Exercise instructions: From the first line to the last, reproduce the records exactly.

Collected data entries
Segment Open

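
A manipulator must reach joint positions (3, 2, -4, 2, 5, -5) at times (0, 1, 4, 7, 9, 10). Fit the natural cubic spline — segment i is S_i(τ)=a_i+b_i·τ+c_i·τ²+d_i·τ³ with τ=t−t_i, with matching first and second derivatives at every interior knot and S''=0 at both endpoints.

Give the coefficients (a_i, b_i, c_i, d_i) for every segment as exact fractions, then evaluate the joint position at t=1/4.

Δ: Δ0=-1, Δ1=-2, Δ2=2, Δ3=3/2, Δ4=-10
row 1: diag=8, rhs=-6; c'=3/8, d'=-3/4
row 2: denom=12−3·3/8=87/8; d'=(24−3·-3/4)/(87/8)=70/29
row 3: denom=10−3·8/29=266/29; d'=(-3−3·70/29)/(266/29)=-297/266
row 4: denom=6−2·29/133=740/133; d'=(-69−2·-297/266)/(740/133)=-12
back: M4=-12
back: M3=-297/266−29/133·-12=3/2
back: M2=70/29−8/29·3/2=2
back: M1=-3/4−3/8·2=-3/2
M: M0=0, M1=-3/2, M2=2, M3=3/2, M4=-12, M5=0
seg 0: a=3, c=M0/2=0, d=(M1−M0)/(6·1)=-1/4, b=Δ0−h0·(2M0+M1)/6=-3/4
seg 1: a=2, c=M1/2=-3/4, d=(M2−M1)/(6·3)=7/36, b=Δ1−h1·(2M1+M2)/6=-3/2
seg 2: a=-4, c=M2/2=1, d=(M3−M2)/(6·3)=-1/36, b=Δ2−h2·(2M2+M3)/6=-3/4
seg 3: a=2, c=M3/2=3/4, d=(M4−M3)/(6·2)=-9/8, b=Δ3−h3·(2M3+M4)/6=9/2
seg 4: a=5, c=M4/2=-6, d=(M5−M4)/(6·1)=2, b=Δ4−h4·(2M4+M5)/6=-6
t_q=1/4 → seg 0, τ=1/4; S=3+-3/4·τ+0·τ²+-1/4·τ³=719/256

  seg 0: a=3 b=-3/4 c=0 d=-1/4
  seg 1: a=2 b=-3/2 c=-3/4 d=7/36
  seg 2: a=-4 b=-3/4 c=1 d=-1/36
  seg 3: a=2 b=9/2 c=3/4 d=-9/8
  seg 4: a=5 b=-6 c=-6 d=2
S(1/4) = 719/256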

Segment Closed

Response below:
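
A manipulator must reach joint positions (3, 2, -4, 2, 5, -5) at times (0, 1, 4, 7, 9, 10). Fit the natural cubic spline — segment i is S_i(τ)=a_i+b_i·τ+c_i·τ²+d_i·τ³ with τ=t−t_i, with matching first and second derivatives at every interior knot and S''=0 at both endpoints.

Give the coefficients (a_i, b_i, c_i, d_i) for every segment as exact fractions, then evaluate the joint position at t=1/4.

Δ: Δ0=-1, Δ1=-2, Δ2=2, Δ3=3/2, Δ4=-10
row 1: diag=8, rhs=-6; c'=3/8, d'=-3/4
row 2: denom=12−3·3/8=87/8; d'=(24−3·-3/4)/(87/8)=70/29
row 3: denom=10−3·8/29=266/29; d'=(-3−3·70/29)/(266/29)=-297/266
row 4: denom=6−2·29/133=740/133; d'=(-69−2·-297/266)/(740/133)=-12
back: M4=-12
back: M3=-297/266−29/133·-12=3/2
back: M2=70/29−8/29·3/2=2
back: M1=-3/4−3/8·2=-3/2
M: M0=0, M1=-3/2, M2=2, M3=3/2, M4=-12, M5=0
seg 0: a=3, c=M0/2=0, d=(M1−M0)/(6·1)=-1/4, b=Δ0−h0·(2M0+M1)/6=-3/4
seg 1: a=2, c=M1/2=-3/4, d=(M2−M1)/(6·3)=7/36, b=Δ1−h1·(2M1+M2)/6=-3/2
seg 2: a=-4, c=M2/2=1, d=(M3−M2)/(6·3)=-1/36, b=Δ2−h2·(2M2+M3)/6=-3/4
seg 3: a=2, c=M3/2=3/4, d=(M4−M3)/(6·2)=-9/8, b=Δ3−h3·(2M3+M4)/6=9/2
seg 4: a=5, c=M4/2=-6, d=(M5−M4)/(6·1)=2, b=Δ4−h4·(2M4+M5)/6=-6
t_q=1/4 → seg 0, τ=1/4; S=3+-3/4·τ+0·τ²+-1/4·τ³=719/256

  seg 0: a=3 b=-3/4 c=0 d=-1/4
  seg 1: a=2 b=-3/2 c=-3/4 d=7/36
  seg 2: a=-4 b=-3/4 c=1 d=-1/36
  seg 3: a=2 b=9/2 c=3/4 d=-9/8
  seg 4: a=5 b=-6 c=-6 d=2
S(1/4) = 719/256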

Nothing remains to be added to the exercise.